Across the records that follow, determine how many lines contain "characters" and give only the resulting number.

- Opening Delimiter -

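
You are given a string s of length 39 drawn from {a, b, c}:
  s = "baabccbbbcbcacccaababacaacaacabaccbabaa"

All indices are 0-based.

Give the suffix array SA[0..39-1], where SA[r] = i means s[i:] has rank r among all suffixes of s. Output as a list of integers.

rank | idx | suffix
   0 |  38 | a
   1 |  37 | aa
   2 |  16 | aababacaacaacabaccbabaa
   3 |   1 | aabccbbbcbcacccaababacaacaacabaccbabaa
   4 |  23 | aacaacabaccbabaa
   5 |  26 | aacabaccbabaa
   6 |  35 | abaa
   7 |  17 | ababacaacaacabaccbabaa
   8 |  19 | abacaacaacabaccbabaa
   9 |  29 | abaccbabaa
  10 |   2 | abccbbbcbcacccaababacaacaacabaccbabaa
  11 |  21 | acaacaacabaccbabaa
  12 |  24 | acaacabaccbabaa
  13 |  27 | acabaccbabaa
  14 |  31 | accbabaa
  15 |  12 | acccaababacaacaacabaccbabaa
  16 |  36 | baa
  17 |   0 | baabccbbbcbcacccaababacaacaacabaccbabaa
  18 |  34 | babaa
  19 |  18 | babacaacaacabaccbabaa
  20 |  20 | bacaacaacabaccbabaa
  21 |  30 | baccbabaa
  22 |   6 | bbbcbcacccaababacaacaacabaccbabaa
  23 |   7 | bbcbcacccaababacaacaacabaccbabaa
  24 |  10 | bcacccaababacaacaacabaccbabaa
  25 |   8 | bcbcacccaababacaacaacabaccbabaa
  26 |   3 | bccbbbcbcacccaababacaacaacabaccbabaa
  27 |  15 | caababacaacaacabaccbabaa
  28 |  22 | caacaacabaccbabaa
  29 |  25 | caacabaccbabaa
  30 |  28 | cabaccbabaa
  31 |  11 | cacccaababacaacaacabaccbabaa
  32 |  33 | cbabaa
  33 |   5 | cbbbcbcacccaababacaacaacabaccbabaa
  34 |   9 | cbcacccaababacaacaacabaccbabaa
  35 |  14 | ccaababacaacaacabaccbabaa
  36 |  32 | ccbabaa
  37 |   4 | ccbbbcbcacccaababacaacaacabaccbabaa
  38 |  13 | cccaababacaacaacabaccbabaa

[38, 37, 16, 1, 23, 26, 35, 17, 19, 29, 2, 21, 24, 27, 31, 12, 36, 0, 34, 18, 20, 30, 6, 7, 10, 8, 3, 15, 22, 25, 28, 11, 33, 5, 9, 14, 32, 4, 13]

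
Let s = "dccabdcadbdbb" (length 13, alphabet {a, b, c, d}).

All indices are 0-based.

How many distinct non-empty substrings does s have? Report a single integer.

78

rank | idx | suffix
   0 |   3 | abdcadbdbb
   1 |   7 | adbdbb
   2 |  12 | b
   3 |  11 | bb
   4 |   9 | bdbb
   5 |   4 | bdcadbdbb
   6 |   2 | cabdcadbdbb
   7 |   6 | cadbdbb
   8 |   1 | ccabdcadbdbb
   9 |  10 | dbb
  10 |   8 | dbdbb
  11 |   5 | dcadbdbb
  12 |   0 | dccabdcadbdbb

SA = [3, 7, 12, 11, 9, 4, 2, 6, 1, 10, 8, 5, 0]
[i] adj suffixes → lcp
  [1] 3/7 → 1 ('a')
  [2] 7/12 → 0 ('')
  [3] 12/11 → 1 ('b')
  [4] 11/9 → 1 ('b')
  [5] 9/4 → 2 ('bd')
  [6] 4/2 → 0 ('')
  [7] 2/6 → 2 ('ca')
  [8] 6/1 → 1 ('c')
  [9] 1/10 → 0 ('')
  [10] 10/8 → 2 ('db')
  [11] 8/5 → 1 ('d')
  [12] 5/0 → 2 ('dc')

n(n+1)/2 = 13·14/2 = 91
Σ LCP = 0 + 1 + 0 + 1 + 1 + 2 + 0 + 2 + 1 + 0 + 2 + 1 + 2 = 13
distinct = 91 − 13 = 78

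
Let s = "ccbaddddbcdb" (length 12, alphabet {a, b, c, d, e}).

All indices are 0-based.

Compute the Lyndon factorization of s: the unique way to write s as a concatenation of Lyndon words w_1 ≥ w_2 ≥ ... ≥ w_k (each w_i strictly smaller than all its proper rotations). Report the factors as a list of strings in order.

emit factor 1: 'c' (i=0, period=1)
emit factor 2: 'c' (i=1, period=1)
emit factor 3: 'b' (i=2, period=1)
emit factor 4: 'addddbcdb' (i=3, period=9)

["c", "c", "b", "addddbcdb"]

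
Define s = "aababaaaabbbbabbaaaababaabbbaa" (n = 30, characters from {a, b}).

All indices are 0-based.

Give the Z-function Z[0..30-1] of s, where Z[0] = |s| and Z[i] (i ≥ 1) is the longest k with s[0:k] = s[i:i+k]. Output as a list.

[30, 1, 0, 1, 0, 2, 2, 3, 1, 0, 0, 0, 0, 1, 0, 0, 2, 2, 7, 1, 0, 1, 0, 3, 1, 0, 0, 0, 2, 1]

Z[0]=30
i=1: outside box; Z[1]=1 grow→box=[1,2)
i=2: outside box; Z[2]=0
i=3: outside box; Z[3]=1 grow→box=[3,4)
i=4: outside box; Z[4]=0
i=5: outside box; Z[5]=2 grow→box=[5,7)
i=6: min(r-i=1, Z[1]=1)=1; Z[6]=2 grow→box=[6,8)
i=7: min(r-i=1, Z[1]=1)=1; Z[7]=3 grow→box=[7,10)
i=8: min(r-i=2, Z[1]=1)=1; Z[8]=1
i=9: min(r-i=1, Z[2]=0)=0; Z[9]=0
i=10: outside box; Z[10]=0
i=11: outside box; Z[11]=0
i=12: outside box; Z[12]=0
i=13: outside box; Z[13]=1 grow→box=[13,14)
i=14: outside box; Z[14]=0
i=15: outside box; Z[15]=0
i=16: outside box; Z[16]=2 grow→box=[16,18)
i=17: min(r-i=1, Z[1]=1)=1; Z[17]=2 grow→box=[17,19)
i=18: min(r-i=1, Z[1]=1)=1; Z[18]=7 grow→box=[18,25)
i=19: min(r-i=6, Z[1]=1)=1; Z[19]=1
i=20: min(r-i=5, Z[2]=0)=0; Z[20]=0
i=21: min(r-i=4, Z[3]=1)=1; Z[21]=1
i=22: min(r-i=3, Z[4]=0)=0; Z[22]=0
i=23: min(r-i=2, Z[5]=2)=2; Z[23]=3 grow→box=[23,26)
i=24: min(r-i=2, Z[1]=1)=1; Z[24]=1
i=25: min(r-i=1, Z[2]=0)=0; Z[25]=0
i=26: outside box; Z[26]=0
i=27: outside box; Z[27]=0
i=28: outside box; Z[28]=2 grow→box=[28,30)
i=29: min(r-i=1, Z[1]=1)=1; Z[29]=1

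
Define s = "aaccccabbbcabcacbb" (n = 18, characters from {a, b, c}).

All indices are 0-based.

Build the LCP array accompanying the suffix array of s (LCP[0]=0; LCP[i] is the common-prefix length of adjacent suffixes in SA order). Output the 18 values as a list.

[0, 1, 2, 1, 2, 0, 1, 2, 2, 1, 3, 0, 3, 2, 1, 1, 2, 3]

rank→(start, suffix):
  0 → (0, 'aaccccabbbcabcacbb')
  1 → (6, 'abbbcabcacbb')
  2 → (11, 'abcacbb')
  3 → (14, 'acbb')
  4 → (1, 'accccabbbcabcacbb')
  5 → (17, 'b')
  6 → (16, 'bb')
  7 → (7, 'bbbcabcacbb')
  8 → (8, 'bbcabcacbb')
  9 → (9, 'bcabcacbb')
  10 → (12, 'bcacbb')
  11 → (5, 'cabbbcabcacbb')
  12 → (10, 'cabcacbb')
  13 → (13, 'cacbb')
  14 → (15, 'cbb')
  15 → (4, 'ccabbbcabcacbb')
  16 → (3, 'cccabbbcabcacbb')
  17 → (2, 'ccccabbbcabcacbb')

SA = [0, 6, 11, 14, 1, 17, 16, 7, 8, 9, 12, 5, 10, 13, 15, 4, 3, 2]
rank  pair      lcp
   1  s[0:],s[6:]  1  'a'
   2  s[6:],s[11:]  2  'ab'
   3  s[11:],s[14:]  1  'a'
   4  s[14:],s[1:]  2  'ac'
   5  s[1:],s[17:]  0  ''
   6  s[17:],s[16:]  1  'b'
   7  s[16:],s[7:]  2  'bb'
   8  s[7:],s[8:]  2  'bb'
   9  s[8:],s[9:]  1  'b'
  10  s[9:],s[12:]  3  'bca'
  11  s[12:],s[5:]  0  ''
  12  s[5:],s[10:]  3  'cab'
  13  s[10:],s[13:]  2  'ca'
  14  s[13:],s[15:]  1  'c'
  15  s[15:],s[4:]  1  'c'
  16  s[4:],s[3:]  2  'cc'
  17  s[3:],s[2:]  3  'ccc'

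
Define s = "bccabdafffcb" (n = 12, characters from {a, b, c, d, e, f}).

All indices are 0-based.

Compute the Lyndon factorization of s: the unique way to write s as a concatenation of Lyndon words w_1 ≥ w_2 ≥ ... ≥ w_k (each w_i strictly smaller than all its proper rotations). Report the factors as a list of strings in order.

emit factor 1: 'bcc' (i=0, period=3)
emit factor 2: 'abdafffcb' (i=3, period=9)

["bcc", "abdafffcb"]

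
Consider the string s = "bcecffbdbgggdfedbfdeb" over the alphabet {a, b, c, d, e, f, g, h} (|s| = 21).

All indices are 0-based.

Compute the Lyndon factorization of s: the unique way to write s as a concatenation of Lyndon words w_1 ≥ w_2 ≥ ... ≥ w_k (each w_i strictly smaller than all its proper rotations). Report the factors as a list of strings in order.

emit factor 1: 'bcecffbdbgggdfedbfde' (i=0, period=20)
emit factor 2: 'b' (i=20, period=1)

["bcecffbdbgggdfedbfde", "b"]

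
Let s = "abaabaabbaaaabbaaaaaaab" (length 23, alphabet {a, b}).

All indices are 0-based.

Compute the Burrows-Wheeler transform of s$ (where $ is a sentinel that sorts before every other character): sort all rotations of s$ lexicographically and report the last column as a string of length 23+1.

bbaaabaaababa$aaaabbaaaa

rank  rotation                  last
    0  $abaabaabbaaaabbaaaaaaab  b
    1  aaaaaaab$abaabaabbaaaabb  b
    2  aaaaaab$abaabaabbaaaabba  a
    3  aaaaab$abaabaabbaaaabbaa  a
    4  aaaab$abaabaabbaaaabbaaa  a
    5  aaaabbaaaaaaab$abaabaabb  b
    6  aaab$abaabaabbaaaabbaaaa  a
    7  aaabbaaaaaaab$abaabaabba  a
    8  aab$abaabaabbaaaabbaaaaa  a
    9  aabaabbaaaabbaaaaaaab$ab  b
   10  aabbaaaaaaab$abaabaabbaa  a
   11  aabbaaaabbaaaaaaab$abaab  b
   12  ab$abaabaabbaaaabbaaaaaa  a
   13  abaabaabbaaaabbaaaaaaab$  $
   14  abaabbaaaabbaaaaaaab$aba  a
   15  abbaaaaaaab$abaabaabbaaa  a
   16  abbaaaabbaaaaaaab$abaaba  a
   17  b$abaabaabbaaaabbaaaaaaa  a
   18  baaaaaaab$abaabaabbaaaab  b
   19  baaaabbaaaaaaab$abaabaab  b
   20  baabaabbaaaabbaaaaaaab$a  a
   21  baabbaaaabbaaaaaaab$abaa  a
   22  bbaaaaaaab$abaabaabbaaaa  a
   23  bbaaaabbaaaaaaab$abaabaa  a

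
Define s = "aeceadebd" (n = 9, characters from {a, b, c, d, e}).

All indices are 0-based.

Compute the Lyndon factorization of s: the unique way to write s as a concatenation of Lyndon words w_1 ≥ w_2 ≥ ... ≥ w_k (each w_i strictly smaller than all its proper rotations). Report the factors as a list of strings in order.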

- Closing Delimiter -

* _Response area_
4